Every record below is to be retyped exactly.

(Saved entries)
== Segment start ==
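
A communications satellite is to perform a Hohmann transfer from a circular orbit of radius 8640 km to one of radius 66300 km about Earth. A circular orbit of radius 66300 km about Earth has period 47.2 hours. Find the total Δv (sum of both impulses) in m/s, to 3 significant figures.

From Kepler's third law T² = 4π²r³/μ at r = 66300 km, T = 47.2 hours = 47.2 × 3600 s = 1.6992×10^5 s: μ = 4π²r³/T² = 3.98484×10^5 km³/s².
Semi-major axis of the transfer orbit: a_t = (8640 + 66300)/2 = 37470 km.
At r₁ the circular-orbit speed is v₁ = √(μ/r₁) = 6.79124 km/s.
On the transfer ellipse at r₁, vis-viva equation gives v_p = √[μ(2/r₁ − 1/a_t)] = 9.03366 km/s.
First burn Δv₁ = |v_p − v₁| = 2.2424 km/s.
At r₂, v₂ = √(μ/r₂) = 2.4516 km/s.
Transfer-orbit speed at r₂: v_a = √[μ(2/r₂ − 1/a_t)] = 1.1772 km/s.
Second burn Δv₂ = |v₂ − v_a| = 1.2744 km/s.
Total Δv = Δv₁ + Δv₂ = 3.517 km/s.

Δv = 3520 m/s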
== Segment end ==
## Answer to the exercise
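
A communications satellite is to perform a Hohmann transfer from a circular orbit of radius 8640 km to one of radius 66300 km about Earth. A circular orbit of radius 66300 km about Earth has period 47.2 hours. Find the total Δv (sum of both impulses) in m/s, to 3 significant figures.

From Kepler's third law T² = 4π²r³/μ at r = 66300 km, T = 47.2 hours = 47.2 × 3600 s = 1.6992×10^5 s: μ = 4π²r³/T² = 3.98484×10^5 km³/s².
Semi-major axis of the transfer orbit: a_t = (8640 + 66300)/2 = 37470 km.
At r₁ the circular-orbit speed is v₁ = √(μ/r₁) = 6.79124 km/s.
On the transfer ellipse at r₁, vis-viva equation gives v_p = √[μ(2/r₁ − 1/a_t)] = 9.03366 km/s.
First burn Δv₁ = |v_p − v₁| = 2.2424 km/s.
At r₂, v₂ = √(μ/r₂) = 2.4516 km/s.
Transfer-orbit speed at r₂: v_a = √[μ(2/r₂ − 1/a_t)] = 1.1772 km/s.
Second burn Δv₂ = |v₂ − v_a| = 1.2744 km/s.
Total Δv = Δv₁ + Δv₂ = 3.517 km/s.

Δv = 3520 m/s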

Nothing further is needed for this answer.